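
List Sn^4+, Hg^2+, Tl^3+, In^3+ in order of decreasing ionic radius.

Hg^2+ > Tl^3+ > In^3+ > Sn^4+

Electron counts and nuclear charges: Sn^4+ (Z=50, 46 e⁻), In^3+ (Z=49, 46 e⁻), Tl^3+ (Z=81, 78 e⁻), Hg^2+ (Z=80, 78 e⁻). Sn^4+ < In^3+ (isoelectronic, higher Z=50 is smaller); In^3+ < Tl^3+ (same group, period 5 vs 6); Tl^3+ < Hg^2+ (isoelectronic, higher Z=81 is smaller).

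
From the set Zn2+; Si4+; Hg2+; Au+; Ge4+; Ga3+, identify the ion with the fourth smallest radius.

Zn2+

First list Z and electron count for each: Si4+ (Z=14, 10 e⁻), Ge4+ (Z=32, 28 e⁻), Ga3+ (Z=31, 28 e⁻), Zn2+ (Z=30, 28 e⁻), Hg2+ (Z=80, 78 e⁻), Au+ (Z=79, 78 e⁻). Si4+ < Ge4+ (same group, period 3 vs 4); Ge4+ < Ga3+ (isoelectronic, higher Z=32 is smaller); Ga3+ < Zn2+ (both 28 e⁻, Z=31>30); Zn2+ < Hg2+ (same group, 2 shells fewer); Hg2+ < Au+ (isoelectronic, higher Z=80 is smaller).
Full ascending order: Si4+ < Ge4+ < Ga3+ < Zn2+ < Hg2+ < Au+. Counting from the smallest, position 4 is Zn2+.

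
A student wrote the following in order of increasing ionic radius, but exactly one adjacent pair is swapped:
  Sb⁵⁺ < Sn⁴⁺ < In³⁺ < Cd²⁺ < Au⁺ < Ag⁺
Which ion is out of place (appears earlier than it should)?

Au⁺

Scanning neighbour by neighbour, only Au⁺/Ag⁺ violates a trend: Ag⁺ and Au⁺ are in one column with the same charge; the lighter period-5 ion has one fewer shell and is smaller. That makes Au⁺ the one sitting a position early relative to where it belongs.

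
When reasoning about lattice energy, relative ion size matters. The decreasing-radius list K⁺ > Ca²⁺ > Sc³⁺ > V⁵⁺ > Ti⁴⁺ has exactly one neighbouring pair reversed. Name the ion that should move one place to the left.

Check each adjacent pair. V⁵⁺ and Ti⁴⁺ are reversed: V⁵⁺ and Ti⁴⁺ share 18 electrons; the higher nuclear charge on V (Z=23) contracts it more, so V⁵⁺ < Ti⁴⁺. No other neighbouring pair contradicts the periodic trends, so Ti⁴⁺ is the ion listed too late.

Ti⁴⁺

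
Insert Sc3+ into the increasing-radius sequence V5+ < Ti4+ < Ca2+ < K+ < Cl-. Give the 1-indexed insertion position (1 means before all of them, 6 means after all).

Isoelectronic series (18 e⁻ each). Size is set by nuclear charge: more protons means a smaller ion. V5+ (Z=23), Ti4+ (Z=22), Sc3+ (Z=21), Ca2+ (Z=20), K+ (Z=19), Cl- (Z=17).
Merged order: V5+ < Ti4+ < Sc3+ < Ca2+ < K+ < Cl- — Sc3+ is number 3.

3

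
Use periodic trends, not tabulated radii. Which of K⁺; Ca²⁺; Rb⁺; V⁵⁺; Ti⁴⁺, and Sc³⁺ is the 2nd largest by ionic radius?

K⁺

First list Z and electron count for each: V⁵⁺ has 18 e⁻ (Z=23), Ti⁴⁺ has 18 e⁻ (Z=22), Sc³⁺ has 18 e⁻ (Z=21), Ca²⁺ has 18 e⁻ (Z=20), K⁺ has 18 e⁻ (Z=19), Rb⁺ has 36 e⁻ (Z=37). V⁵⁺ < Ti⁴⁺ (isoelectronic, higher Z=23 is smaller); Ti⁴⁺ < Sc³⁺ (both 18 e⁻, Z=22>21); Sc³⁺ < Ca²⁺ (both 18 e⁻, Z=21>20); Ca²⁺ < K⁺ (isoelectronic, higher Z=20 is smaller); K⁺ < Rb⁺ (same group, period 4 vs 5).
So the order is V⁵⁺ < Ti⁴⁺ < Sc³⁺ < Ca²⁺ < K⁺ < Rb⁺; the 2nd-largest ion is K⁺.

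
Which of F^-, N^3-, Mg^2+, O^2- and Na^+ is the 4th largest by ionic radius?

Isoelectronic series (10 e⁻ each). Size is set by nuclear charge: more protons means a smaller ion. Mg^2+ (Z=12), Na^+ (Z=11), F^- (Z=9), O^2- (Z=8), N^3- (Z=7).
That gives Mg^2+ < Na^+ < F^- < O^2- < N^3-. From the largest end, number 4 is Na^+.

Na^+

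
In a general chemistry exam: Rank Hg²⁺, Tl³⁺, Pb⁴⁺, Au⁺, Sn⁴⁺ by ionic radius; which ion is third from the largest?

Tl³⁺

Sn⁴⁺ (Z=50, 46 e⁻), Pb⁴⁺ (Z=82, 78 e⁻), Tl³⁺ (Z=81, 78 e⁻), Hg²⁺ (Z=80, 78 e⁻), Au⁺ (Z=79, 78 e⁻). Sn⁴⁺ < Pb⁴⁺ (same group, period 5 vs 6); Pb⁴⁺ < Tl³⁺ (both 78 e⁻, Z=82>81); Tl³⁺ < Hg²⁺ (both 78 e⁻, Z=81>80); Hg²⁺ < Au⁺ (isoelectronic, higher Z=80 is smaller).
That gives Sn⁴⁺ < Pb⁴⁺ < Tl³⁺ < Hg²⁺ < Au⁺. From the largest end, number 3 is Tl³⁺.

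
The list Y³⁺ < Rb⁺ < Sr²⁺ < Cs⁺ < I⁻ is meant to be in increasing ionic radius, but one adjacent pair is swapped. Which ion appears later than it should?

Scanning neighbour by neighbour, only Rb⁺/Sr²⁺ violates a trend: both have 36 electrons but Z(Sr)=38 > Z(Rb)=37, so Sr²⁺ should be the smaller of the two. That makes Sr²⁺ the one sitting a position late relative to where it belongs.

Sr²⁺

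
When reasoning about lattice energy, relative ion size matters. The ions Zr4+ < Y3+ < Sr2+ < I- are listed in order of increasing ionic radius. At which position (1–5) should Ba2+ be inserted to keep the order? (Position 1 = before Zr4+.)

4

First list Z and electron count for each: Zr4+ has 36 e⁻ (Z=40), Y3+ has 36 e⁻ (Z=39), Sr2+ has 36 e⁻ (Z=38), Ba2+ has 54 e⁻ (Z=56), I- has 54 e⁻ (Z=53). Zr4+ < Y3+ (both 36 e⁻, Z=40>39); Y3+ < Sr2+ (both 36 e⁻, Z=39>38); Sr2+ < Ba2+ (same group, period 5 vs 6); Ba2+ < I- (isoelectronic, higher Z=56 is smaller).
The complete sequence is Zr4+ < Y3+ < Sr2+ < Ba2+ < I-. Ba2+ sits at position 4.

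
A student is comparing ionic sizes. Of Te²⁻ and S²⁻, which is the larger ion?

These ions sit in one column with identical charge. Each step down the periodic table adds a principal shell, increasing the radius.

Te²⁻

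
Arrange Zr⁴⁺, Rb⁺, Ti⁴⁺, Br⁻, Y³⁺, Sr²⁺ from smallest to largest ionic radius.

Ti⁴⁺ < Zr⁴⁺ < Y³⁺ < Sr²⁺ < Rb⁺ < Br⁻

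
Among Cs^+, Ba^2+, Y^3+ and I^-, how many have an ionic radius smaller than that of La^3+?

Electron counts and nuclear charges: Y^3+ (Z=39, 36 e⁻), La^3+ (Z=57, 54 e⁻), Ba^2+ (Z=56, 54 e⁻), Cs^+ (Z=55, 54 e⁻), I^- (Z=53, 54 e⁻). Y^3+ < La^3+ (same group, 1 shell fewer); La^3+ < Ba^2+ (both 54 e⁻, Z=57>56); Ba^2+ < Cs^+ (isoelectronic, higher Z=56 is smaller); Cs^+ < I^- (isoelectronic, higher Z=55 is smaller).
Relative to La^3+, the ions that are smaller are Y^3+. Count: 1.

1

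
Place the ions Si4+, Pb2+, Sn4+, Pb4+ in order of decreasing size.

Pb2+ > Pb4+ > Sn4+ > Si4+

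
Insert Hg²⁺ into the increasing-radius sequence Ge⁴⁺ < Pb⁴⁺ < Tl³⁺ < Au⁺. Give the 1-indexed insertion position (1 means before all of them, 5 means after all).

4

Electron counts and nuclear charges: Ge⁴⁺: 28 e⁻, Z=32, Pb⁴⁺: 78 e⁻, Z=82, Tl³⁺: 78 e⁻, Z=81, Hg²⁺: 78 e⁻, Z=80, Au⁺: 78 e⁻, Z=79. Ge⁴⁺ < Pb⁴⁺ (same group, 2 shells fewer); Pb⁴⁺ < Tl³⁺ (both 78 e⁻, Z=82>81); Tl³⁺ < Hg²⁺ (isoelectronic, higher Z=81 is smaller); Hg²⁺ < Au⁺ (isoelectronic, higher Z=80 is smaller).
Merged order: Ge⁴⁺ < Pb⁴⁺ < Tl³⁺ < Hg²⁺ < Au⁺ — Hg²⁺ is number 4.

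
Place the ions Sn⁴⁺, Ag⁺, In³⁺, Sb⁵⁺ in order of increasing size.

Sb⁵⁺ < Sn⁴⁺ < In³⁺ < Ag⁺

These species are isoelectronic with 46 electrons. The only difference is the number of protons: Sb⁵⁺ (Z=51), Sn⁴⁺ (Z=50), In³⁺ (Z=49), Ag⁺ (Z=47). The strongest nuclear pull (Sb⁵⁺) gives the smallest ion.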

----

Restate the data verbatim through the "Sb⁵⁺ < Sn⁴⁺ < In³⁺ < Cd²⁺ < Au⁺ < Ag⁺" line.

▶ **Reply**:
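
List Sn^4+, Hg^2+, Tl^3+, In^3+ in order of decreasing ionic radius.

Hg^2+ > Tl^3+ > In^3+ > Sn^4+

Electron counts and nuclear charges: Sn^4+ (Z=50, 46 e⁻), In^3+ (Z=49, 46 e⁻), Tl^3+ (Z=81, 78 e⁻), Hg^2+ (Z=80, 78 e⁻). Sn^4+ < In^3+ (isoelectronic, higher Z=50 is smaller); In^3+ < Tl^3+ (same group, period 5 vs 6); Tl^3+ < Hg^2+ (isoelectronic, higher Z=81 is smaller).

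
From the set Zn2+; Si4+; Hg2+; Au+; Ge4+; Ga3+, identify the ion with the fourth smallest radius.

Zn2+

First list Z and electron count for each: Si4+ (Z=14, 10 e⁻), Ge4+ (Z=32, 28 e⁻), Ga3+ (Z=31, 28 e⁻), Zn2+ (Z=30, 28 e⁻), Hg2+ (Z=80, 78 e⁻), Au+ (Z=79, 78 e⁻). Si4+ < Ge4+ (same group, period 3 vs 4); Ge4+ < Ga3+ (isoelectronic, higher Z=32 is smaller); Ga3+ < Zn2+ (both 28 e⁻, Z=31>30); Zn2+ < Hg2+ (same group, 2 shells fewer); Hg2+ < Au+ (isoelectronic, higher Z=80 is smaller).
Full ascending order: Si4+ < Ge4+ < Ga3+ < Zn2+ < Hg2+ < Au+. Counting from the smallest, position 4 is Zn2+.

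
A student wrote the following in order of increasing ionic radius, but exactly one adjacent pair is swapped:
  Sb⁵⁺ < Sn⁴⁺ < In³⁺ < Cd²⁺ < Au⁺ < Ag⁺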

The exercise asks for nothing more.